Work instruction
Working from the top of the records below, reproduce each line exactly, ending once you have written the line containing "Affix table: CLASS=vo".

(Records from a collection)

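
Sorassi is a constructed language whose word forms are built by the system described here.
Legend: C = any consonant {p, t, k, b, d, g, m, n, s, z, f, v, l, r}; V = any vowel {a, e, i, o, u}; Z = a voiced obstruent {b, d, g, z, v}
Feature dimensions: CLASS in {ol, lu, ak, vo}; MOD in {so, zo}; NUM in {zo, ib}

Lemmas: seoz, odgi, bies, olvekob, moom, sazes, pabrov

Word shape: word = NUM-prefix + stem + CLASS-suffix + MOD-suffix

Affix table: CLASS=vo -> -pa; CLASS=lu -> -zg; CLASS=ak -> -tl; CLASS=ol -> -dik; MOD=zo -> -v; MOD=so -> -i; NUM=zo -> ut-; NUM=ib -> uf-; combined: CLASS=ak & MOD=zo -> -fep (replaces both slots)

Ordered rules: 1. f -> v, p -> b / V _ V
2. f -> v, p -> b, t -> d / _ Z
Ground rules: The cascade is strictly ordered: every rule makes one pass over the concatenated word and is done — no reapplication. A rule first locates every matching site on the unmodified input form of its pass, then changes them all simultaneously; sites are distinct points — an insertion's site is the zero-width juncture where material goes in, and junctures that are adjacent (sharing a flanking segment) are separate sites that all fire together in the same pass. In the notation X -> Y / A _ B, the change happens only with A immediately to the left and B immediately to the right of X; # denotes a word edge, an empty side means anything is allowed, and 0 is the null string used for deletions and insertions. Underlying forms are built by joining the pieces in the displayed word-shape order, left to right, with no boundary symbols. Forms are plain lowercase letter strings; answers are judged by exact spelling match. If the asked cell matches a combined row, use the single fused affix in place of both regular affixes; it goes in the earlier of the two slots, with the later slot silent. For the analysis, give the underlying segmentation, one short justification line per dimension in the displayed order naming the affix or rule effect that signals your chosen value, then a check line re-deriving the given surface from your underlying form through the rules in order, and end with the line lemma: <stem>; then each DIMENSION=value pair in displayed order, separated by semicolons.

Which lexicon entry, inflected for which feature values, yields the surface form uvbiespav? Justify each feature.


underlying: uf-bies-pa-v
CLASS=vo - signalled by the affix -pa
MOD=zo - signalled by the affix -v
NUM=ib - signalled by the affix uf-
check: ufbiespav -> ufbiespav -> uvbiespav
lemma: bies; CLASS=vo; MOD=zo; NUM=ib


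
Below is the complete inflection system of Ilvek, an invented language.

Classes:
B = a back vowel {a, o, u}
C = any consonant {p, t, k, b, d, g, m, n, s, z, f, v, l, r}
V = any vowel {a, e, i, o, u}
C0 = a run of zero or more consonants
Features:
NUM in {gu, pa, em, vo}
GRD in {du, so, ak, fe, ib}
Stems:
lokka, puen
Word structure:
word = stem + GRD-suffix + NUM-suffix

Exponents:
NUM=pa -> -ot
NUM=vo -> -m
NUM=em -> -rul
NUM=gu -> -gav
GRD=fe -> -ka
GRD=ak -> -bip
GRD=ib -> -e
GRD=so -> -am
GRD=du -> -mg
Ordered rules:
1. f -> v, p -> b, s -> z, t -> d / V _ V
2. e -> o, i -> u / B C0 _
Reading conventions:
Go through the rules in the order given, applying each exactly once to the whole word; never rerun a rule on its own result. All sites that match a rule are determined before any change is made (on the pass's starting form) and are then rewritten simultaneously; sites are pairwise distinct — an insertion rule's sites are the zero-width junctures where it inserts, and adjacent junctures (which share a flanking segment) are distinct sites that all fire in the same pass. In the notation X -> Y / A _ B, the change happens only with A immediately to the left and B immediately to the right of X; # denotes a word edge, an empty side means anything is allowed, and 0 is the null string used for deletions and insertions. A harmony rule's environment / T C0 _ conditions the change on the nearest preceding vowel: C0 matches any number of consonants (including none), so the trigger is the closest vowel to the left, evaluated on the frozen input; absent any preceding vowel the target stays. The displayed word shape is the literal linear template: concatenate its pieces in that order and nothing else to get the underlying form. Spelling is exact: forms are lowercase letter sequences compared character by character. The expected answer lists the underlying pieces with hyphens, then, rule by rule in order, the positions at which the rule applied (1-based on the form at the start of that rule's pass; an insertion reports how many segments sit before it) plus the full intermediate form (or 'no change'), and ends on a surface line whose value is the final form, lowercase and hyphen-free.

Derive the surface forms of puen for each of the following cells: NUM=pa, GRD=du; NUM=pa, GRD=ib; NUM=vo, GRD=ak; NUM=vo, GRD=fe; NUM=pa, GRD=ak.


cell NUM=pa, GRD=du:
underlying: puen-mg-ot
1. f -> v, p -> b, s -> z, t -> d / V _ V: no change
2. e -> o, i -> u / B C0 _: fires at position(s) 3: puonmgot
surface: puonmgot

cell NUM=pa, GRD=ib:
underlying: puen-e-ot
1. f -> v, p -> b, s -> z, t -> d / V _ V: no change
2. e -> o, i -> u / B C0 _: fires at position(s) 3: puoneot
surface: puoneot

cell NUM=vo, GRD=ak:
underlying: puen-bip-m
1. f -> v, p -> b, s -> z, t -> d / V _ V: no change
2. e -> o, i -> u / B C0 _: fires at position(s) 3: puonbipm
surface: puonbipm

cell NUM=vo, GRD=fe:
underlying: puen-ka-m
1. f -> v, p -> b, s -> z, t -> d / V _ V: no change
2. e -> o, i -> u / B C0 _: fires at position(s) 3: puonkam
surface: puonkam

cell NUM=pa, GRD=ak:
underlying: puen-bip-ot
1. f -> v, p -> b, s -> z, t -> d / V _ V: fires at position(s) 7: puenbibot
2. e -> o, i -> u / B C0 _: fires at position(s) 3: puonbibot
surface: puonbibot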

Response
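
Sorassi is a constructed language whose word forms are built by the system described here.
Legend: C = any consonant {p, t, k, b, d, g, m, n, s, z, f, v, l, r}; V = any vowel {a, e, i, o, u}; Z = a voiced obstruent {b, d, g, z, v}
Feature dimensions: CLASS in {ol, lu, ak, vo}; MOD in {so, zo}; NUM in {zo, ib}

Lemmas: seoz, odgi, bies, olvekob, moom, sazes, pabrov

Word shape: word = NUM-prefix + stem + CLASS-suffix + MOD-suffix

Affix table: CLASS=vo -> -pa; CLASS=lu -> -zg; CLASS=ak -> -tl; CLASS=ol -> -dik; MOD=zo -> -v; MOD=so -> -i; NUM=zo -> ut-; NUM=ib -> uf-; combined: CLASS=ak & MOD=zo -> -fep (replaces both slots)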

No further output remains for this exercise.